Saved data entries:

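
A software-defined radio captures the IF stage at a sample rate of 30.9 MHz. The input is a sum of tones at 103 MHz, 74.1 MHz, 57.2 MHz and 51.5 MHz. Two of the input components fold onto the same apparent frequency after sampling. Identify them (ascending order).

51.5 MHz, 103 MHz

fs/2 = 15.45 MHz.
103 MHz mod fs = 10.3 MHz.
10.3 MHz ≤ fs/2 = 15.45 MHz, appears at 10.3 MHz.
74.1 MHz mod fs = 12.3 MHz.
12.3 MHz ≤ fs/2 = 15.45 MHz, appears at 12.3 MHz.
57.2 MHz mod fs = 26.3 MHz.
26.3 MHz > fs/2 = 15.45 MHz, folds to fs − 26.3 MHz = 4.6 MHz.
51.5 MHz mod fs = 20.6 MHz.
20.6 MHz > fs/2 = 15.45 MHz, folds to fs − 20.6 MHz = 10.3 MHz.
51.5 MHz and 103 MHz both map to 10.3 MHz.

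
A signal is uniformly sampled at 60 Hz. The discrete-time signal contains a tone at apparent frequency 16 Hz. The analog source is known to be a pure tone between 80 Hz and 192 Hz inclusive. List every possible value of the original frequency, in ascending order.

Frequencies that alias to 16 Hz are k·fs ± 16 Hz for integer k ≥ 0.
k=0: 16 Hz.
k=1: 44 Hz, 76 Hz.
k=2: 104 Hz, 136 Hz.
k=3: 164 Hz, 196 Hz.
k=4: 224 Hz, 256 Hz.
Within [80 Hz, 192 Hz]: 104 Hz, 136 Hz, 164 Hz.

104 Hz, 136 Hz, 164 Hz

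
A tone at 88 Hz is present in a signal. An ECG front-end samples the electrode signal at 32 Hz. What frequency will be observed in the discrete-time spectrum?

8 Hz

88 Hz mod fs = 24 Hz.
24 Hz > fs/2 = 16 Hz, folds to fs − 24 Hz = 8 Hz.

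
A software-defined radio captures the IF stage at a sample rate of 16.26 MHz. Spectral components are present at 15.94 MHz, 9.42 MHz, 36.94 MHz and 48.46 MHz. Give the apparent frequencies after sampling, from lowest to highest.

fs/2 = 8.13 MHz.
15.94 MHz > fs/2 = 8.13 MHz, folds to fs − 15.94 MHz = 0.32 MHz.
9.42 MHz > fs/2 = 8.13 MHz, folds to fs − 9.42 MHz = 6.84 MHz.
36.94 MHz mod fs = 4.42 MHz.
4.42 MHz ≤ fs/2 = 8.13 MHz, appears at 4.42 MHz.
48.46 MHz mod fs = 15.94 MHz.
15.94 MHz > fs/2 = 8.13 MHz, folds to fs − 15.94 MHz = 0.32 MHz.
Distinct values: {0.32 MHz, 4.42 MHz, 6.84 MHz}.

0.32 MHz, 4.42 MHz, 6.84 MHz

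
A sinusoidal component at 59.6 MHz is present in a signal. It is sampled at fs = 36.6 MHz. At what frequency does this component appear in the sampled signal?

13.6 MHz

59.6 MHz mod fs = 23 MHz.
23 MHz > fs/2 = 18.3 MHz, folds to fs − 23 MHz = 13.6 MHz.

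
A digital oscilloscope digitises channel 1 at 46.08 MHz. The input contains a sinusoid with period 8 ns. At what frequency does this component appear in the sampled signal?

T = 8 ns → f = 1/T = 125 MHz.
125 MHz mod fs = 32.84 MHz.
32.84 MHz > fs/2 = 23.04 MHz, folds to fs − 32.84 MHz = 13.24 MHz.

13.24 MHz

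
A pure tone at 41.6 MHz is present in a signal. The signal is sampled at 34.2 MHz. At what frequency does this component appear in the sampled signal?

41.6 MHz mod fs = 7.4 MHz.
7.4 MHz ≤ fs/2 = 17.1 MHz, appears at 7.4 MHz.

7.4 MHz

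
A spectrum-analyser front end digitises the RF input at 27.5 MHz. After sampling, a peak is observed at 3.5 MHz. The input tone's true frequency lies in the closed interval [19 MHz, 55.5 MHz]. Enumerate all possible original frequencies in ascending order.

Frequencies that alias to 3.5 MHz are k·fs ± 3.5 MHz for integer k ≥ 0.
k=0: 3.5 MHz.
k=1: 24 MHz, 31 MHz.
k=2: 51.5 MHz, 58.5 MHz.
k=3: 79 MHz, 86 MHz.
Within [19 MHz, 55.5 MHz]: 24 MHz, 31 MHz, 51.5 MHz.

24 MHz, 31 MHz, 51.5 MHz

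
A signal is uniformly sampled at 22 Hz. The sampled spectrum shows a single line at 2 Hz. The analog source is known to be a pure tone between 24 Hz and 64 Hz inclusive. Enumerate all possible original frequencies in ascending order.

24 Hz, 42 Hz, 46 Hz, 64 Hz

Frequencies that alias to 2 Hz are k·fs ± 2 Hz for integer k ≥ 0.
k=0: 2 Hz.
k=1: 20 Hz, 24 Hz.
k=2: 42 Hz, 46 Hz.
k=3: 64 Hz, 68 Hz.
k=4: 86 Hz, 90 Hz.
Within [24 Hz, 64 Hz]: 24 Hz, 42 Hz, 46 Hz, 64 Hz.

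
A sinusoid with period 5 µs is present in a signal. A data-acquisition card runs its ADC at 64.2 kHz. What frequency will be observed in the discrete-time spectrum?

T = 5 µs → f = 1/T = 200 kHz.
200 kHz mod fs = 7.4 kHz.
7.4 kHz ≤ fs/2 = 32.1 kHz, appears at 7.4 kHz.

7.4 kHz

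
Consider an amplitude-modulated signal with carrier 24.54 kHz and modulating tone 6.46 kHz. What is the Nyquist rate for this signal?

AM sidebands sit at fc ± fm = 18.08 kHz and 31 kHz.
Highest-frequency component: 31 kHz.
Nyquist rate = 2 × 31 kHz = 62 kHz.

62 kHz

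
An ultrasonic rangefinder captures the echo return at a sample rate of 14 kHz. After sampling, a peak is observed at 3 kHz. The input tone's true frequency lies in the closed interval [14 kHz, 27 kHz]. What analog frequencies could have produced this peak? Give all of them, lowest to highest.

Frequencies that alias to 3 kHz are k·fs ± 3 kHz for integer k ≥ 0.
k=0: 3 kHz.
k=1: 11 kHz, 17 kHz.
k=2: 25 kHz, 31 kHz.
k=3: 39 kHz, 45 kHz.
Within [14 kHz, 27 kHz]: 17 kHz, 25 kHz.

17 kHz, 25 kHz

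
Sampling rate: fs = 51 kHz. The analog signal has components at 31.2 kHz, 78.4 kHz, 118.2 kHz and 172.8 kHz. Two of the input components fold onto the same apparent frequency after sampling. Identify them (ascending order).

fs/2 = 25.5 kHz.
31.2 kHz > fs/2 = 25.5 kHz, folds to fs − 31.2 kHz = 19.8 kHz.
78.4 kHz mod fs = 27.4 kHz.
27.4 kHz > fs/2 = 25.5 kHz, folds to fs − 27.4 kHz = 23.6 kHz.
118.2 kHz mod fs = 16.2 kHz.
16.2 kHz ≤ fs/2 = 25.5 kHz, appears at 16.2 kHz.
172.8 kHz mod fs = 19.8 kHz.
19.8 kHz ≤ fs/2 = 25.5 kHz, appears at 19.8 kHz.
31.2 kHz and 172.8 kHz both map to 19.8 kHz.

31.2 kHz, 172.8 kHz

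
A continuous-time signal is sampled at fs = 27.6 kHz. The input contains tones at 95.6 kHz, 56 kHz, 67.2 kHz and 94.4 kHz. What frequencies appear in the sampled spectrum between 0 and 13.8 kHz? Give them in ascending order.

0.8 kHz, 11.6 kHz, 12 kHz, 12.8 kHz

fs/2 = 13.8 kHz.
95.6 kHz mod fs = 12.8 kHz.
12.8 kHz ≤ fs/2 = 13.8 kHz, appears at 12.8 kHz.
56 kHz mod fs = 0.8 kHz.
0.8 kHz ≤ fs/2 = 13.8 kHz, appears at 0.8 kHz.
67.2 kHz mod fs = 12 kHz.
12 kHz ≤ fs/2 = 13.8 kHz, appears at 12 kHz.
94.4 kHz mod fs = 11.6 kHz.
11.6 kHz ≤ fs/2 = 13.8 kHz, appears at 11.6 kHz.
Distinct values: {0.8 kHz, 11.6 kHz, 12 kHz, 12.8 kHz}.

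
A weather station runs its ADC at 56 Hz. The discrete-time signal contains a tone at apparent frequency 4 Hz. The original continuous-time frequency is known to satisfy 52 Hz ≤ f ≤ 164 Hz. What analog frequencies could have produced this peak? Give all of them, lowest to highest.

52 Hz, 60 Hz, 108 Hz, 116 Hz, 164 Hz

Frequencies that alias to 4 Hz are k·fs ± 4 Hz for integer k ≥ 0.
k=0: 4 Hz.
k=1: 52 Hz, 60 Hz.
k=2: 108 Hz, 116 Hz.
k=3: 164 Hz, 172 Hz.
k=4: 220 Hz, 228 Hz.
Within [52 Hz, 164 Hz]: 52 Hz, 60 Hz, 108 Hz, 116 Hz, 164 Hz.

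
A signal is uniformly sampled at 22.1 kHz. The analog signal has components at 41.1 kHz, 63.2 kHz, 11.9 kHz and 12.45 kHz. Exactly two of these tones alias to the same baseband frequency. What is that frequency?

3.1 kHz

fs/2 = 11.05 kHz.
41.1 kHz mod fs = 19 kHz.
19 kHz > fs/2 = 11.05 kHz, folds to fs − 19 kHz = 3.1 kHz.
63.2 kHz mod fs = 19 kHz.
19 kHz > fs/2 = 11.05 kHz, folds to fs − 19 kHz = 3.1 kHz.
11.9 kHz > fs/2 = 11.05 kHz, folds to fs − 11.9 kHz = 10.2 kHz.
12.45 kHz > fs/2 = 11.05 kHz, folds to fs − 12.45 kHz = 9.65 kHz.
41.1 kHz and 63.2 kHz both map to 3.1 kHz.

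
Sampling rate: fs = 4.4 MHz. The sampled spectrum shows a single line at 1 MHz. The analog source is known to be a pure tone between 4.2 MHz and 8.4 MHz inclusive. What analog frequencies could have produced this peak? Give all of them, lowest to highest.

5.4 MHz, 7.8 MHz

Frequencies that alias to 1 MHz are k·fs ± 1 MHz for integer k ≥ 0.
k=0: 1 MHz.
k=1: 3.4 MHz, 5.4 MHz.
k=2: 7.8 MHz, 9.8 MHz.
k=3: 12.2 MHz, 14.2 MHz.
Within [4.2 MHz, 8.4 MHz]: 5.4 MHz, 7.8 MHz.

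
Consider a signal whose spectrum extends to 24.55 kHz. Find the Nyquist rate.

Nyquist rate = 2 × 24.55 kHz = 49.1 kHz.

49.1 kHz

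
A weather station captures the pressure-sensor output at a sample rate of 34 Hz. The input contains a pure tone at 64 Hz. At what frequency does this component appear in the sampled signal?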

◆ **EXERCISE**
The expected output is the lines from the one with "Sampling rate: fs = 4.4" through the end of the data, exactly as written and nothing more.

◆ **EXERCISE RESPONSE**
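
Sampling rate: fs = 4.4 MHz. The sampled spectrum shows a single line at 1 MHz. The analog source is known to be a pure tone between 4.2 MHz and 8.4 MHz inclusive. What analog frequencies could have produced this peak? Give all of them, lowest to highest.

5.4 MHz, 7.8 MHz

Frequencies that alias to 1 MHz are k·fs ± 1 MHz for integer k ≥ 0.
k=0: 1 MHz.
k=1: 3.4 MHz, 5.4 MHz.
k=2: 7.8 MHz, 9.8 MHz.
k=3: 12.2 MHz, 14.2 MHz.
Within [4.2 MHz, 8.4 MHz]: 5.4 MHz, 7.8 MHz.

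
Consider a signal whose spectrum extends to 24.55 kHz. Find the Nyquist rate.

Nyquist rate = 2 × 24.55 kHz = 49.1 kHz.

49.1 kHz

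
A weather station captures the pressure-sensor output at a sample rate of 34 Hz. The input contains a pure tone at 64 Hz. At what frequency does this component appear in the sampled signal?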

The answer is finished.